● **Brief**
Set down the records again. Every word and mark must match exactly.

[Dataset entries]
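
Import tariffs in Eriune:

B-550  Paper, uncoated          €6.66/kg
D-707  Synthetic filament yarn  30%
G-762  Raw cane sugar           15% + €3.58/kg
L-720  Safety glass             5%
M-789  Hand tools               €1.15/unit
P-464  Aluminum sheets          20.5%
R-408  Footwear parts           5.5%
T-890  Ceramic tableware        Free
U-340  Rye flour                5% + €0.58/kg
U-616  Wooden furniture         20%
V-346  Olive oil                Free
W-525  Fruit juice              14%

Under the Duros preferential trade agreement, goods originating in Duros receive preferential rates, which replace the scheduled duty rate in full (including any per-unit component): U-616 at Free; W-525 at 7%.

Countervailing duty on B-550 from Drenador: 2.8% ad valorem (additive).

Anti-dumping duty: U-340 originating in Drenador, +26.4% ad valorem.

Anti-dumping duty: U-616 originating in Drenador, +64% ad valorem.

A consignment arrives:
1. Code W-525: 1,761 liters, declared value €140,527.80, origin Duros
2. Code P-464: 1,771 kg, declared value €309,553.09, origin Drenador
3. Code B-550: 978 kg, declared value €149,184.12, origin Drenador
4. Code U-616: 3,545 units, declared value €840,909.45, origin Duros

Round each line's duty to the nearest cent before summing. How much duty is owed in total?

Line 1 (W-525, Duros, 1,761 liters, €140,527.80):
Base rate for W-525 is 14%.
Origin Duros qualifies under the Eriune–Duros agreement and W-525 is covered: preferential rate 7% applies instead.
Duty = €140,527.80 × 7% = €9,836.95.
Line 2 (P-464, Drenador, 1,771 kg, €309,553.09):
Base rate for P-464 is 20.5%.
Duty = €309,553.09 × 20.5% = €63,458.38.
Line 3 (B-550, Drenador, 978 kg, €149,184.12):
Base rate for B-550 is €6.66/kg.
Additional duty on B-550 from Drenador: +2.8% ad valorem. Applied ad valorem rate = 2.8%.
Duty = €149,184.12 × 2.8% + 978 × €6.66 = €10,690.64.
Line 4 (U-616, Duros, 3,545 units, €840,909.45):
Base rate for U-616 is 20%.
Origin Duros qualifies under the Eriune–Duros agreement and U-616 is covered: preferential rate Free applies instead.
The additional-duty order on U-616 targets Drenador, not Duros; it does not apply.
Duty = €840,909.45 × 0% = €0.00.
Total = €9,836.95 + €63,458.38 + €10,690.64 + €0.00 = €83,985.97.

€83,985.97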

● **Answer to the exercise**
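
Import tariffs in Eriune:

B-550  Paper, uncoated          €6.66/kg
D-707  Synthetic filament yarn  30%
G-762  Raw cane sugar           15% + €3.58/kg
L-720  Safety glass             5%
M-789  Hand tools               €1.15/unit
P-464  Aluminum sheets          20.5%
R-408  Footwear parts           5.5%
T-890  Ceramic tableware        Free
U-340  Rye flour                5% + €0.58/kg
U-616  Wooden furniture         20%
V-346  Olive oil                Free
W-525  Fruit juice              14%

Under the Duros preferential trade agreement, goods originating in Duros receive preferential rates, which replace the scheduled duty rate in full (including any per-unit component): U-616 at Free; W-525 at 7%.

Countervailing duty on B-550 from Drenador: 2.8% ad valorem (additive).

Anti-dumping duty: U-340 originating in Drenador, +26.4% ad valorem.

Anti-dumping duty: U-616 originating in Drenador, +64% ad valorem.

A consignment arrives:
1. Code W-525: 1,761 liters, declared value €140,527.80, origin Duros
2. Code P-464: 1,771 kg, declared value €309,553.09, origin Drenador
3. Code B-550: 978 kg, declared value €149,184.12, origin Drenador
4. Code U-616: 3,545 units, declared value €840,909.45, origin Duros

Round each line's duty to the nearest cent before summing. How much duty is owed in total?

Line 1 (W-525, Duros, 1,761 liters, €140,527.80):
Base rate for W-525 is 14%.
Origin Duros qualifies under the Eriune–Duros agreement and W-525 is covered: preferential rate 7% applies instead.
Duty = €140,527.80 × 7% = €9,836.95.
Line 2 (P-464, Drenador, 1,771 kg, €309,553.09):
Base rate for P-464 is 20.5%.
Duty = €309,553.09 × 20.5% = €63,458.38.
Line 3 (B-550, Drenador, 978 kg, €149,184.12):
Base rate for B-550 is €6.66/kg.
Additional duty on B-550 from Drenador: +2.8% ad valorem. Applied ad valorem rate = 2.8%.
Duty = €149,184.12 × 2.8% + 978 × €6.66 = €10,690.64.
Line 4 (U-616, Duros, 3,545 units, €840,909.45):
Base rate for U-616 is 20%.
Origin Duros qualifies under the Eriune–Duros agreement and U-616 is covered: preferential rate Free applies instead.
The additional-duty order on U-616 targets Drenador, not Duros; it does not apply.
Duty = €840,909.45 × 0% = €0.00.
Total = €9,836.95 + €63,458.38 + €10,690.64 + €0.00 = €83,985.97.

€83,985.97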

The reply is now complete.